### Activity
Return only the lines from the one containing "Heating a warehouse" to the end of the material, with each one exactly as it appears.

### Supplied records
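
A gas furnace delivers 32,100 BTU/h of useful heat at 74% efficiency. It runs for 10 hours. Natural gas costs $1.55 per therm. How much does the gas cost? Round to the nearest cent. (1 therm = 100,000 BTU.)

$6.72

Heat delivered = 32,100 BTU/h × 10 h = 321,000 BTU
Gas input = 321,000 / 0.74 = 433,784 BTU
= 433,784 / 100,000 = 4.338 therm
Cost = 4.338 × $1.55/therm = $6.72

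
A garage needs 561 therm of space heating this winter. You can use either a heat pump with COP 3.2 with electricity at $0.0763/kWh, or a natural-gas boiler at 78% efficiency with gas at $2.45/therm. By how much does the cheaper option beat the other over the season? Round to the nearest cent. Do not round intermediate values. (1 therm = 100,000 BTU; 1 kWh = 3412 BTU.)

$1370.08

Heat load = 561 therm × 100,000 = 56,100,000 BTU
Gas: input = 56,100,000 / 0.78 = 71,923,077 BTU = 719.2 therm → 719.2 × $2.45 = $1,762.12
Heat pump: 56,100,000 BTU / 3412 = 16,440 kWh heat; / 3.2 = 5,138 kWh in → × $0.0763 = $392.04
Difference = |$1,762.12 − $392.04| = $1,370.08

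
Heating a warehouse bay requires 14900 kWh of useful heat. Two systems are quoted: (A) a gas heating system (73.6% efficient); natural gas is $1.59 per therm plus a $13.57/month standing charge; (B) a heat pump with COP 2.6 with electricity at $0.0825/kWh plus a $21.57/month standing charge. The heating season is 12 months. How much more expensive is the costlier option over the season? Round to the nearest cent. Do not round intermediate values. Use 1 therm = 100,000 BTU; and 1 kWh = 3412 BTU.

$529.50

Heat load = 14900 kWh × 3412 = 50,838,800 BTU
Gas: input = 50,838,800 / 0.736 = 69,074,457 BTU = 690.7 therm → 690.7 × $1.59 = $1,098.28; + 12 × $13.57 standing = $1,261.12
Heat pump: 50,838,800 BTU / 3412 = 14,900 kWh heat; / 2.6 = 5,731 kWh in → × $0.0825 = $472.79; + 12 × $21.57 standing = $731.63
Difference = |$1,261.12 − $731.63| = $529.50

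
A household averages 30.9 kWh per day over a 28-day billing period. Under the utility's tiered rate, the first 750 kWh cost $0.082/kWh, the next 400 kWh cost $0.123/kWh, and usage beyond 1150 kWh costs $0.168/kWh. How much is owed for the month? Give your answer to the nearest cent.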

### Reply to the task
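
Heating a warehouse bay requires 14900 kWh of useful heat. Two systems are quoted: (A) a gas heating system (73.6% efficient); natural gas is $1.59 per therm plus a $13.57/month standing charge; (B) a heat pump with COP 2.6 with electricity at $0.0825/kWh plus a $21.57/month standing charge. The heating season is 12 months. How much more expensive is the costlier option over the season? Round to the nearest cent. Do not round intermediate values. Use 1 therm = 100,000 BTU; and 1 kWh = 3412 BTU.

$529.50

Heat load = 14900 kWh × 3412 = 50,838,800 BTU
Gas: input = 50,838,800 / 0.736 = 69,074,457 BTU = 690.7 therm → 690.7 × $1.59 = $1,098.28; + 12 × $13.57 standing = $1,261.12
Heat pump: 50,838,800 BTU / 3412 = 14,900 kWh heat; / 2.6 = 5,731 kWh in → × $0.0825 = $472.79; + 12 × $21.57 standing = $731.63
Difference = |$1,261.12 − $731.63| = $529.50

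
A household averages 30.9 kWh per day over a 28-day billing period. Under the utility's tiered rate, the first 750 kWh cost $0.082/kWh, the next 400 kWh cost $0.123/kWh, and usage beyond 1150 kWh costs $0.168/kWh. How much is owed for the month? Give your answer to the nearest cent.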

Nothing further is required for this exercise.